● Problem requirements: Nothing in the records should change; write them all out exactly.

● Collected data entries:
==========
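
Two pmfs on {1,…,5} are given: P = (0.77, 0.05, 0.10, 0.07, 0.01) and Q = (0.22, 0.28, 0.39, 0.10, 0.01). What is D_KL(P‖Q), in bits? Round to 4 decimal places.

1.0350 bits

D(P‖Q) = Σ p·log₂(p/q).
  0.77·log₂(0.77/0.22) = 1.39166
  0.05·log₂(0.05/0.28) = -0.12427
  0.10·log₂(0.10/0.39) = -0.19635
  0.07·log₂(0.07/0.10) = -0.03602
  0.01·log₂(0.01/0.01) = 0.00000
D(P‖Q) = 1.0350 bits.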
==========
● Task response:
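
Two pmfs on {1,…,5} are given: P = (0.77, 0.05, 0.10, 0.07, 0.01) and Q = (0.22, 0.28, 0.39, 0.10, 0.01). What is D_KL(P‖Q), in bits? Round to 4 decimal places.

1.0350 bits

D(P‖Q) = Σ p·log₂(p/q).
  0.77·log₂(0.77/0.22) = 1.39166
  0.05·log₂(0.05/0.28) = -0.12427
  0.10·log₂(0.10/0.39) = -0.19635
  0.07·log₂(0.07/0.10) = -0.03602
  0.01·log₂(0.01/0.01) = 0.00000
D(P‖Q) = 1.0350 bits.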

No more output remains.